Stored data entries
↓

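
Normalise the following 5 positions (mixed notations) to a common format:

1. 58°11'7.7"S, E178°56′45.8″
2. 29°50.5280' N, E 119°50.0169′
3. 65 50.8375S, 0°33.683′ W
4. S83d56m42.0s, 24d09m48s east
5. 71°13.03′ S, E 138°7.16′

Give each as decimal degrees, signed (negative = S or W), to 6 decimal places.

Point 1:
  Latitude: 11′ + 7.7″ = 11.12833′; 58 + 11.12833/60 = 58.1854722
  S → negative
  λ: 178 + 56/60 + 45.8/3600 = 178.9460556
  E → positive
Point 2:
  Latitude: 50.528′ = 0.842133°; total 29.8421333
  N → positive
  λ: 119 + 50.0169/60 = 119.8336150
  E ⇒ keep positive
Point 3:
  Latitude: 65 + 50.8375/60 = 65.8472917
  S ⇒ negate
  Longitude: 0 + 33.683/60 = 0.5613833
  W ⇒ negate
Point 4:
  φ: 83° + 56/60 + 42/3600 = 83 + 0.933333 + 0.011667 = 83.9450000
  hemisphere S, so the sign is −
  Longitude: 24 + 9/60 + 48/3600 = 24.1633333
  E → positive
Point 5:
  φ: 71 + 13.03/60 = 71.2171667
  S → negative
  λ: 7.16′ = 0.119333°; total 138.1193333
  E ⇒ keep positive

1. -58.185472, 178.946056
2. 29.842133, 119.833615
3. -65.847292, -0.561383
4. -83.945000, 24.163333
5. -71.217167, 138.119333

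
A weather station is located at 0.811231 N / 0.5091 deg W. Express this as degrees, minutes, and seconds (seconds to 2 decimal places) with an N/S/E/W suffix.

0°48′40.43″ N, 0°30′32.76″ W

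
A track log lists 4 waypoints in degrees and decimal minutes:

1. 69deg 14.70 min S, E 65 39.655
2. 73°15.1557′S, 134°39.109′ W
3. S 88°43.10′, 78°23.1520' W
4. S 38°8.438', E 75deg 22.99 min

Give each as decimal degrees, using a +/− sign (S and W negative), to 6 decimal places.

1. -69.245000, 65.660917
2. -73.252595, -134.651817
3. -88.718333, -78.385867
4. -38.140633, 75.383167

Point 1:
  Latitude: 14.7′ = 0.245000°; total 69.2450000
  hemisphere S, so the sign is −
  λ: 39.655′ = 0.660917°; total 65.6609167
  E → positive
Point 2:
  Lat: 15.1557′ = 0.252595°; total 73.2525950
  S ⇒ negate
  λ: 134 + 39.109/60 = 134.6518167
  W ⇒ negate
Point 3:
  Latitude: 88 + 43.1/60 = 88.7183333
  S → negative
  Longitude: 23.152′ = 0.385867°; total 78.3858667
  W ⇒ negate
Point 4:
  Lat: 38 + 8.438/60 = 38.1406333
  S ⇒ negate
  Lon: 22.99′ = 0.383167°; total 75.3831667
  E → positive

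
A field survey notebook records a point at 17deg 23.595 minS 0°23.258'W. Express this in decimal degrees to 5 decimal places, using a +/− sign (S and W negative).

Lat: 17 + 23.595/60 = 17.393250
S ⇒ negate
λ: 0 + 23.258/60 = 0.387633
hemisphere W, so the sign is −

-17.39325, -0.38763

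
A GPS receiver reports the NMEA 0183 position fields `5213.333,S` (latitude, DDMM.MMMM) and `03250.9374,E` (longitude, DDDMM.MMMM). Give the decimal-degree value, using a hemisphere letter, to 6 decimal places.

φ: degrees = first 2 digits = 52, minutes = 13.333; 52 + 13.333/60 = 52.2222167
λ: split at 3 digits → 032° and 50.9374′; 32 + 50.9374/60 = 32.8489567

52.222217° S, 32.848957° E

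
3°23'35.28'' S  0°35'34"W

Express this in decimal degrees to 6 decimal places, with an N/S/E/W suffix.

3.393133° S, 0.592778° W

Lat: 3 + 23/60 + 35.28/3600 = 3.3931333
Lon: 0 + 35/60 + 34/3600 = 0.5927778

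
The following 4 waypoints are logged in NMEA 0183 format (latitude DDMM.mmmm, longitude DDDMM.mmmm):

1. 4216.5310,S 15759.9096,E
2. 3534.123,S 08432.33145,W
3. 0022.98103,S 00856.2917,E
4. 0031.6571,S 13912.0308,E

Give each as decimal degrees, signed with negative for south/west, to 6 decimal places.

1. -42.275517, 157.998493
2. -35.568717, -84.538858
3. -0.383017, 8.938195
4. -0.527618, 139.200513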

↑
↓

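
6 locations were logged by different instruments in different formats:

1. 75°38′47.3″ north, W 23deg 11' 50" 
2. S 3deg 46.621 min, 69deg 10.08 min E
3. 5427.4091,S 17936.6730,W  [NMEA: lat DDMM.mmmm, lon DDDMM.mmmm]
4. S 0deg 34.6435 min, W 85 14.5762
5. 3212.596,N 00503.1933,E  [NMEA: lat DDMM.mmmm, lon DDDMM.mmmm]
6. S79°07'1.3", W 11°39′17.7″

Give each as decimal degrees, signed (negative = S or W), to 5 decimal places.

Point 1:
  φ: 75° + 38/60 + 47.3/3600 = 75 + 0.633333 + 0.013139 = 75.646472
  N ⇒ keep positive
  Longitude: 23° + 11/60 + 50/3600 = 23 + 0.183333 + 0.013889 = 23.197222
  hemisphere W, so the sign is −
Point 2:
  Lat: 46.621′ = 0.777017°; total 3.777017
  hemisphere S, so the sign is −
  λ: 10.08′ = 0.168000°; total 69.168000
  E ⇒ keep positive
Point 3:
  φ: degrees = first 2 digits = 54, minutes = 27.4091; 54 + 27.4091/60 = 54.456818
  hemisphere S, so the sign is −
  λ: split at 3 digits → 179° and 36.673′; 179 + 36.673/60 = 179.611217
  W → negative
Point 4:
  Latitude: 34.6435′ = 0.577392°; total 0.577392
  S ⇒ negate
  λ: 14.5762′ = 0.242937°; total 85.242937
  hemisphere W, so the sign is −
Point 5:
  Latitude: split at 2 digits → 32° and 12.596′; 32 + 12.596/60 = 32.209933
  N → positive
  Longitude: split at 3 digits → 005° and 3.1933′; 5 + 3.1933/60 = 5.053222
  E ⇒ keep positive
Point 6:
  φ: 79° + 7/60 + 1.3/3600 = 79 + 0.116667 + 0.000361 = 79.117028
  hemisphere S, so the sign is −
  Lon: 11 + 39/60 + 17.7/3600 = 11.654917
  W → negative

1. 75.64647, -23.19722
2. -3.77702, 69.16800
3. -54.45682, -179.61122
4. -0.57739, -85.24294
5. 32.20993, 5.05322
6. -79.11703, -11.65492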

↑

# Problem requirements
Reproduce only the lines above, starting at the line with "A weather station" and ending at the line with "4. 0031.6571,S 13912.0308,E", exactly as written.

# Response
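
A weather station is located at 0.811231 N / 0.5091 deg W. Express this as degrees, minutes, and seconds (seconds to 2 decimal places) with an N/S/E/W suffix.

0°48′40.43″ N, 0°30′32.76″ W

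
A track log lists 4 waypoints in degrees and decimal minutes:

1. 69deg 14.70 min S, E 65 39.655
2. 73°15.1557′S, 134°39.109′ W
3. S 88°43.10′, 78°23.1520' W
4. S 38°8.438', E 75deg 22.99 min

Give each as decimal degrees, using a +/− sign (S and W negative), to 6 decimal places.

1. -69.245000, 65.660917
2. -73.252595, -134.651817
3. -88.718333, -78.385867
4. -38.140633, 75.383167

Point 1:
  Latitude: 14.7′ = 0.245000°; total 69.2450000
  hemisphere S, so the sign is −
  λ: 39.655′ = 0.660917°; total 65.6609167
  E → positive
Point 2:
  Lat: 15.1557′ = 0.252595°; total 73.2525950
  S ⇒ negate
  λ: 134 + 39.109/60 = 134.6518167
  W ⇒ negate
Point 3:
  Latitude: 88 + 43.1/60 = 88.7183333
  S → negative
  Longitude: 23.152′ = 0.385867°; total 78.3858667
  W ⇒ negate
Point 4:
  Lat: 38 + 8.438/60 = 38.1406333
  S ⇒ negate
  Lon: 22.99′ = 0.383167°; total 75.3831667
  E → positive

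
A field survey notebook records a point at 17deg 23.595 minS 0°23.258'W. Express this in decimal degrees to 5 decimal places, using a +/− sign (S and W negative).

Lat: 17 + 23.595/60 = 17.393250
S ⇒ negate
λ: 0 + 23.258/60 = 0.387633
hemisphere W, so the sign is −

-17.39325, -0.38763

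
A GPS receiver reports the NMEA 0183 position fields `5213.333,S` (latitude, DDMM.MMMM) and `03250.9374,E` (longitude, DDDMM.MMMM). Give the decimal-degree value, using a hemisphere letter, to 6 decimal places.

φ: degrees = first 2 digits = 52, minutes = 13.333; 52 + 13.333/60 = 52.2222167
λ: split at 3 digits → 032° and 50.9374′; 32 + 50.9374/60 = 32.8489567

52.222217° S, 32.848957° E

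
3°23'35.28'' S  0°35'34"W

Express this in decimal degrees to 6 decimal places, with an N/S/E/W suffix.

3.393133° S, 0.592778° W

Lat: 3 + 23/60 + 35.28/3600 = 3.3931333
Lon: 0 + 35/60 + 34/3600 = 0.5927778

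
The following 4 waypoints are logged in NMEA 0183 format (latitude DDMM.mmmm, longitude DDDMM.mmmm):

1. 4216.5310,S 15759.9096,E
2. 3534.123,S 08432.33145,W
3. 0022.98103,S 00856.2917,E
4. 0031.6571,S 13912.0308,E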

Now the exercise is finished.